● **WORK TASK**
Return each record shown beneath, word for word.
START RECORDS TO USE
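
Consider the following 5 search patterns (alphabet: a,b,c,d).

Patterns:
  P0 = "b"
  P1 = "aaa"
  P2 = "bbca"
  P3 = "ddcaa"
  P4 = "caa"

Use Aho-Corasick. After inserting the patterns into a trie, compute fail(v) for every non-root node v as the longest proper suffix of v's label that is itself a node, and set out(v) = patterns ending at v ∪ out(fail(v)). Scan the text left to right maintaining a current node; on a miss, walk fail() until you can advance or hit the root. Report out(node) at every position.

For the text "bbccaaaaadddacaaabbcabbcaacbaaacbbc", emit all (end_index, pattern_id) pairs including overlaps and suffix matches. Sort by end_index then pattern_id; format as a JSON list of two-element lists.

Construct AC machine:
Trie nodes:
  0='ε' goto a→2 b→1 c→13 d→8
  1='b' goto b→5  [P0 ends]
  2='a' goto a→3
  3='aa' goto a→4
  4='aaa' goto ·  [P1 ends]
  5='bb' goto c→6
  6='bbc' goto a→7
  7='bbca' goto ·  [P2 ends]
  8='d' goto d→9
  9='dd' goto c→10
  10='ddc' goto a→11
  11='ddca' goto a→12
  12='ddcaa' goto ·  [P3 ends]
  13='c' goto a→14
  14='ca' goto a→15
  15='caa' goto ·  [P4 ends]

BFS fail/out derivation:
  fail(1) 'b': from fail(0)=0 chase 'b': 0 ⇒ 0;  out={0}∪out(0)={0}
  fail(2) 'a': from fail(0)=0 chase 'a': 0 ⇒ 0;  out=∅∪out(0)=∅
  fail(8) 'd': from fail(0)=0 chase 'd': 0 ⇒ 0;  out=∅∪out(0)=∅
  fail(13) 'c': from fail(0)=0 chase 'c': 0 ⇒ 0;  out=∅∪out(0)=∅
  fail(3) 'aa': from fail(2)=0 chase 'a': 0 ⇒ 2;  out=∅∪out(2)=∅
  fail(5) 'bb': from fail(1)=0 chase 'b': 0 ⇒ 1;  out=∅∪out(1)={0}
  fail(9) 'dd': from fail(8)=0 chase 'd': 0 ⇒ 8;  out=∅∪out(8)=∅
  fail(14) 'ca': from fail(13)=0 chase 'a': 0 ⇒ 2;  out=∅∪out(2)=∅
  fail(4) 'aaa': from fail(3)=2 chase 'a': 2 ⇒ 3;  out={1}∪out(3)={1}
  fail(6) 'bbc': from fail(5)=1 chase 'c': 1→0 ⇒ 13;  out=∅∪out(13)=∅
  fail(10) 'ddc': from fail(9)=8 chase 'c': 8→0 ⇒ 13;  out=∅∪out(13)=∅
  fail(15) 'caa': from fail(14)=2 chase 'a': 2 ⇒ 3;  out={4}∪out(3)={4}
  fail(7) 'bbca': from fail(6)=13 chase 'a': 13 ⇒ 14;  out={2}∪out(14)={2}
  fail(11) 'ddca': from fail(10)=13 chase 'a': 13 ⇒ 14;  out=∅∪out(14)=∅
  fail(12) 'ddcaa': from fail(11)=14 chase 'a': 14 ⇒ 15;  out={3}∪out(15)={3,4}

Run:
i=0 'b': node 0→1  → match P0@[0:0]
i=1 'b': node 1→5  → match P0@[1:1]
i=2 'c': node 5→6
i=3 'c': node 6→13 (fail-walked)
i=4 'a': node 13→14
i=5 'a': node 14→15  → match P4@[3:5]
i=6 'a': node 15→4 (fail-walked)  → match P1@[4:6]
i=7 'a': node 4→4 (fail-walked)  → match P1@[5:7]
i=8 'a': node 4→4 (fail-walked)  → match P1@[6:8]
i=9 'd': node 4→8 (fail-walked)
i=10 'd': node 8→9
i=11 'd': node 9→9 (fail-walked)
i=12 'a': node 9→2 (fail-walked)
i=13 'c': node 2→13 (fail-walked)
i=14 'a': node 13→14
i=15 'a': node 14→15  → match P4@[13:15]
i=16 'a': node 15→4 (fail-walked)  → match P1@[14:16]
i=17 'b': node 4→1 (fail-walked)  → match P0@[17:17]
i=18 'b': node 1→5  → match P0@[18:18]
i=19 'c': node 5→6
i=20 'a': node 6→7  → match P2@[17:20]
i=21 'b': node 7→1 (fail-walked)  → match P0@[21:21]
i=22 'b': node 1→5  → match P0@[22:22]
i=23 'c': node 5→6
i=24 'a': node 6→7  → match P2@[21:24]
i=25 'a': node 7→15 (fail-walked)  → match P4@[23:25]
i=26 'c': node 15→13 (fail-walked)
i=27 'b': node 13→1 (fail-walked)  → match P0@[27:27]
i=28 'a': node 1→2 (fail-walked)
i=29 'a': node 2→3
i=30 'a': node 3→4  → match P1@[28:30]
i=31 'c': node 4→13 (fail-walked)
i=32 'b': node 13→1 (fail-walked)  → match P0@[32:32]
i=33 'b': node 1→5  → match P0@[33:33]
i=34 'c': node 5→6

Matches: [[0,0],[1,0],[5,4],[6,1],[7,1],[8,1],[15,4],[16,1],[17,0],[18,0],[20,2],[21,0],[22,0],[24,2],[25,4],[27,0],[30,1],[32,0],[33,0]]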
END RECORDS TO USE
● **SOLUTION FOR THIS EXERCISE**
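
Consider the following 5 search patterns (alphabet: a,b,c,d).

Patterns:
  P0 = "b"
  P1 = "aaa"
  P2 = "bbca"
  P3 = "ddcaa"
  P4 = "caa"

Use Aho-Corasick. After inserting the patterns into a trie, compute fail(v) for every non-root node v as the longest proper suffix of v's label that is itself a node, and set out(v) = patterns ending at v ∪ out(fail(v)). Scan the text left to right maintaining a current node; on a miss, walk fail() until you can advance or hit the root. Report out(node) at every position.

For the text "bbccaaaaadddacaaabbcabbcaacbaaacbbc", emit all (end_index, pattern_id) pairs including overlaps and suffix matches. Sort by end_index then pattern_id; format as a JSON list of two-element lists.

Construct AC machine:
Trie nodes:
  0='ε' goto a→2 b→1 c→13 d→8
  1='b' goto b→5  [P0 ends]
  2='a' goto a→3
  3='aa' goto a→4
  4='aaa' goto ·  [P1 ends]
  5='bb' goto c→6
  6='bbc' goto a→7
  7='bbca' goto ·  [P2 ends]
  8='d' goto d→9
  9='dd' goto c→10
  10='ddc' goto a→11
  11='ddca' goto a→12
  12='ddcaa' goto ·  [P3 ends]
  13='c' goto a→14
  14='ca' goto a→15
  15='caa' goto ·  [P4 ends]

BFS fail/out derivation:
  fail(1) 'b': from fail(0)=0 chase 'b': 0 ⇒ 0;  out={0}∪out(0)={0}
  fail(2) 'a': from fail(0)=0 chase 'a': 0 ⇒ 0;  out=∅∪out(0)=∅
  fail(8) 'd': from fail(0)=0 chase 'd': 0 ⇒ 0;  out=∅∪out(0)=∅
  fail(13) 'c': from fail(0)=0 chase 'c': 0 ⇒ 0;  out=∅∪out(0)=∅
  fail(3) 'aa': from fail(2)=0 chase 'a': 0 ⇒ 2;  out=∅∪out(2)=∅
  fail(5) 'bb': from fail(1)=0 chase 'b': 0 ⇒ 1;  out=∅∪out(1)={0}
  fail(9) 'dd': from fail(8)=0 chase 'd': 0 ⇒ 8;  out=∅∪out(8)=∅
  fail(14) 'ca': from fail(13)=0 chase 'a': 0 ⇒ 2;  out=∅∪out(2)=∅
  fail(4) 'aaa': from fail(3)=2 chase 'a': 2 ⇒ 3;  out={1}∪out(3)={1}
  fail(6) 'bbc': from fail(5)=1 chase 'c': 1→0 ⇒ 13;  out=∅∪out(13)=∅
  fail(10) 'ddc': from fail(9)=8 chase 'c': 8→0 ⇒ 13;  out=∅∪out(13)=∅
  fail(15) 'caa': from fail(14)=2 chase 'a': 2 ⇒ 3;  out={4}∪out(3)={4}
  fail(7) 'bbca': from fail(6)=13 chase 'a': 13 ⇒ 14;  out={2}∪out(14)={2}
  fail(11) 'ddca': from fail(10)=13 chase 'a': 13 ⇒ 14;  out=∅∪out(14)=∅
  fail(12) 'ddcaa': from fail(11)=14 chase 'a': 14 ⇒ 15;  out={3}∪out(15)={3,4}

Run:
i=0 'b': node 0→1  → match P0@[0:0]
i=1 'b': node 1→5  → match P0@[1:1]
i=2 'c': node 5→6
i=3 'c': node 6→13 (fail-walked)
i=4 'a': node 13→14
i=5 'a': node 14→15  → match P4@[3:5]
i=6 'a': node 15→4 (fail-walked)  → match P1@[4:6]
i=7 'a': node 4→4 (fail-walked)  → match P1@[5:7]
i=8 'a': node 4→4 (fail-walked)  → match P1@[6:8]
i=9 'd': node 4→8 (fail-walked)
i=10 'd': node 8→9
i=11 'd': node 9→9 (fail-walked)
i=12 'a': node 9→2 (fail-walked)
i=13 'c': node 2→13 (fail-walked)
i=14 'a': node 13→14
i=15 'a': node 14→15  → match P4@[13:15]
i=16 'a': node 15→4 (fail-walked)  → match P1@[14:16]
i=17 'b': node 4→1 (fail-walked)  → match P0@[17:17]
i=18 'b': node 1→5  → match P0@[18:18]
i=19 'c': node 5→6
i=20 'a': node 6→7  → match P2@[17:20]
i=21 'b': node 7→1 (fail-walked)  → match P0@[21:21]
i=22 'b': node 1→5  → match P0@[22:22]
i=23 'c': node 5→6
i=24 'a': node 6→7  → match P2@[21:24]
i=25 'a': node 7→15 (fail-walked)  → match P4@[23:25]
i=26 'c': node 15→13 (fail-walked)
i=27 'b': node 13→1 (fail-walked)  → match P0@[27:27]
i=28 'a': node 1→2 (fail-walked)
i=29 'a': node 2→3
i=30 'a': node 3→4  → match P1@[28:30]
i=31 'c': node 4→13 (fail-walked)
i=32 'b': node 13→1 (fail-walked)  → match P0@[32:32]
i=33 'b': node 1→5  → match P0@[33:33]
i=34 'c': node 5→6

Matches: [[0,0],[1,0],[5,4],[6,1],[7,1],[8,1],[15,4],[16,1],[17,0],[18,0],[20,2],[21,0],[22,0],[24,2],[25,4],[27,0],[30,1],[32,0],[33,0]]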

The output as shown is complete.